Searching the material below, find each line that includes the word "under", and copy it.

↓

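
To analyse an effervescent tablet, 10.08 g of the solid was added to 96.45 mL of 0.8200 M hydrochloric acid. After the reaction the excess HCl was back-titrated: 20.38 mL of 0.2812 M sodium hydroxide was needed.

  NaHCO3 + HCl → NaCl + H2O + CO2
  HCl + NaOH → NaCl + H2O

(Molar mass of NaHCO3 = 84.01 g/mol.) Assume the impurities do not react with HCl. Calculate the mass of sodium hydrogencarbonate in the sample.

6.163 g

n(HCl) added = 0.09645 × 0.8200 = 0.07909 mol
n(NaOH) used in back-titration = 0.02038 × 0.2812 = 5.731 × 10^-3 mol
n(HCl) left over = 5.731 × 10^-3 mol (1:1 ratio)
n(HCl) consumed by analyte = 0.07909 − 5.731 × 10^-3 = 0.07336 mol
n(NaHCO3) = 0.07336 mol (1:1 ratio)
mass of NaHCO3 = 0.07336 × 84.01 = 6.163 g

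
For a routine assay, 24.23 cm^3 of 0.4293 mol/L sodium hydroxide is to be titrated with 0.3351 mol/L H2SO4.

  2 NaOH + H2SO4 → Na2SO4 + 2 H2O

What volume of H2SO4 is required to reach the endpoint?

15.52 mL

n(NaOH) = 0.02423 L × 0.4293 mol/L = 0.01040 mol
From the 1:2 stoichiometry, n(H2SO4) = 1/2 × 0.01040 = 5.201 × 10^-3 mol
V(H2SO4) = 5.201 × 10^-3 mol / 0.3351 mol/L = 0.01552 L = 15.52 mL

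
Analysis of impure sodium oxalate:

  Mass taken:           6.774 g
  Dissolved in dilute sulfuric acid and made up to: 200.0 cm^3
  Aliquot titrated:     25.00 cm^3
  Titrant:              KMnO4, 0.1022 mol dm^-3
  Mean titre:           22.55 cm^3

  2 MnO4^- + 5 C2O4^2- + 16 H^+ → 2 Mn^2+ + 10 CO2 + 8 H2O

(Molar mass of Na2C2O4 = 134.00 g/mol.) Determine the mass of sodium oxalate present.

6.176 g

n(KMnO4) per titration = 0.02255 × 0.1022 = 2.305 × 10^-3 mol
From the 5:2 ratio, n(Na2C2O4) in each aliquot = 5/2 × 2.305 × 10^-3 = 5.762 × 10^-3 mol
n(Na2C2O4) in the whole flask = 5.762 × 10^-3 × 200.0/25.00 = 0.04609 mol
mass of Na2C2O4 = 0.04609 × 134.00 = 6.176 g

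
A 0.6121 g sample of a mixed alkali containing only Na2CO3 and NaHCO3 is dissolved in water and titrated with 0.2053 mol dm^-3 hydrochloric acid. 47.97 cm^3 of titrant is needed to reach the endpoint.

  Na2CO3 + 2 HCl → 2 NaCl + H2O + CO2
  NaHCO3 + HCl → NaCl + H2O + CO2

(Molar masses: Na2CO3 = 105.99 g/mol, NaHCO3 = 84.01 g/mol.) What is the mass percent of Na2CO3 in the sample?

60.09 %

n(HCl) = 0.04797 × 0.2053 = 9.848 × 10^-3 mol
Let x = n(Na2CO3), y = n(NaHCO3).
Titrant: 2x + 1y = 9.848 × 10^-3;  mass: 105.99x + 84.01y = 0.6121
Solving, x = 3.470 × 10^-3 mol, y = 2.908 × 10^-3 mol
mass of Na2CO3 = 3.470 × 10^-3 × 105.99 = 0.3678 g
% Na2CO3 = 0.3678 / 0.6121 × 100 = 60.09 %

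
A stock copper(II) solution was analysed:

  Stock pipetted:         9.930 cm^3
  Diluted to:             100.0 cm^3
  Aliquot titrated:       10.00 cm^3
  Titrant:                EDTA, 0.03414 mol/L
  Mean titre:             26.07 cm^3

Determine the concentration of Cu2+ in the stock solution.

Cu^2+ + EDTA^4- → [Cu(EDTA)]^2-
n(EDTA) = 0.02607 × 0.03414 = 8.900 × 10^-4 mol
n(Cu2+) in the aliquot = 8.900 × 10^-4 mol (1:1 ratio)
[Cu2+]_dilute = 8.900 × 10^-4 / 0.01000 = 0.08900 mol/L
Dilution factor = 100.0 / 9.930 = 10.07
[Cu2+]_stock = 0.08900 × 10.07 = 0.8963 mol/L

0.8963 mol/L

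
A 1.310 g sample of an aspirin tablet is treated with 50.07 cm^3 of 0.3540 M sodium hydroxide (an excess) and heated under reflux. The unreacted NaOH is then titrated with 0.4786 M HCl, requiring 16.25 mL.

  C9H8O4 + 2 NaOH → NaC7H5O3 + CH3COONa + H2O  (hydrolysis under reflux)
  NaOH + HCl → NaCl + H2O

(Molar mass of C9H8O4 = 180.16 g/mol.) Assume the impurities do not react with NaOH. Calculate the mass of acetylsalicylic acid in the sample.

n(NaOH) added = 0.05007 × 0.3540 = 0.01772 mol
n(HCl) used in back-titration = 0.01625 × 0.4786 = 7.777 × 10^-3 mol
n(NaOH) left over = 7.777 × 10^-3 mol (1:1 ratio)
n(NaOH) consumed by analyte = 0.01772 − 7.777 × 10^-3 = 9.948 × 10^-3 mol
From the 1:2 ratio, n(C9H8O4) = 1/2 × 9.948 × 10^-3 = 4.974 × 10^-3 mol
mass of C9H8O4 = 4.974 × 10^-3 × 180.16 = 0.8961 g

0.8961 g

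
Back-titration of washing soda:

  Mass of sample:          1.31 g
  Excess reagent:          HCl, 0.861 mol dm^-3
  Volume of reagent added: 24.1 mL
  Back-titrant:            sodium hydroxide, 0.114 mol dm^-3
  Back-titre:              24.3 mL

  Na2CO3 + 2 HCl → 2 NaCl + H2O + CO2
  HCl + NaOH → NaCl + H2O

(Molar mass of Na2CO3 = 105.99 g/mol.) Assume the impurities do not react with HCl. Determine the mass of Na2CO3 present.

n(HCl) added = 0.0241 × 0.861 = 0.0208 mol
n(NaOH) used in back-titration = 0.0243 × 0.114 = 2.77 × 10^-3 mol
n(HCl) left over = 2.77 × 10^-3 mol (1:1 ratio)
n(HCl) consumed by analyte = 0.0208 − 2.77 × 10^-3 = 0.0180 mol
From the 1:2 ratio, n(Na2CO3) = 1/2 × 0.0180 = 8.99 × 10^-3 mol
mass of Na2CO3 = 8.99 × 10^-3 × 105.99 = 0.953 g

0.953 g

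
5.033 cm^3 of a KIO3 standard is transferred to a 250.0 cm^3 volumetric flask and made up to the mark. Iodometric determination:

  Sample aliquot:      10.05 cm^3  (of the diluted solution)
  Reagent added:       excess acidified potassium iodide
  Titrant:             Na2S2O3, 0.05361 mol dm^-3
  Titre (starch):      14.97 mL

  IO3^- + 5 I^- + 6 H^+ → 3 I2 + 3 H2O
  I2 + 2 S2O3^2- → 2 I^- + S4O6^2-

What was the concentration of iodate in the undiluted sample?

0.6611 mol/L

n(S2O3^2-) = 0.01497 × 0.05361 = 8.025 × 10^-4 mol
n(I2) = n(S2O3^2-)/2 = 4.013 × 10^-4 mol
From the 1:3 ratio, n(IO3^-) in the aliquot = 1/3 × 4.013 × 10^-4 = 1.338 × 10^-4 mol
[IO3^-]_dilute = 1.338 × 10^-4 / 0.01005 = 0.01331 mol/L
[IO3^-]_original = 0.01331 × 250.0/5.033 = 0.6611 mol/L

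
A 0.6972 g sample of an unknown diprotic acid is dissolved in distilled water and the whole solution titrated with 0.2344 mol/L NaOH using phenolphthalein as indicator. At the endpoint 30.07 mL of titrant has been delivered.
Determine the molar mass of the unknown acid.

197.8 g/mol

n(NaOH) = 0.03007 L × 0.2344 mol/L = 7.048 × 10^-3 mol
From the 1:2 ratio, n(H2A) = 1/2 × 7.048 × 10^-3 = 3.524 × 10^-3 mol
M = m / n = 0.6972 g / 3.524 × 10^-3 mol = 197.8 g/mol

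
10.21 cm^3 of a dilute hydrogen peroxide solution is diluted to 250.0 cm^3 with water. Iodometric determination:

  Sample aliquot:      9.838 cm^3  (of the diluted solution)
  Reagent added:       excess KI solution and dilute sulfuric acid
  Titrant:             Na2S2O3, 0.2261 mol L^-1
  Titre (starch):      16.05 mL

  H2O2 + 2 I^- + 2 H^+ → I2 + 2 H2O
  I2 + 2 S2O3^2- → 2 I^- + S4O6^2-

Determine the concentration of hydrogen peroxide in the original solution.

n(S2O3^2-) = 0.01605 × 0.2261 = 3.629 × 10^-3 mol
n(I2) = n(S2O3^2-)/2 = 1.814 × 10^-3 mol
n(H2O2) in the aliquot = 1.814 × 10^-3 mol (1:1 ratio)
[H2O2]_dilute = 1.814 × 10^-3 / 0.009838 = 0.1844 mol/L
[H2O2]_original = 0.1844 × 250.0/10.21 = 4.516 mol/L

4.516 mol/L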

↑

■ Task response:
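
A 1.310 g sample of an aspirin tablet is treated with 50.07 cm^3 of 0.3540 M sodium hydroxide (an excess) and heated under reflux. The unreacted NaOH is then titrated with 0.4786 M HCl, requiring 16.25 mL.
  C9H8O4 + 2 NaOH → NaC7H5O3 + CH3COONa + H2O  (hydrolysis under reflux)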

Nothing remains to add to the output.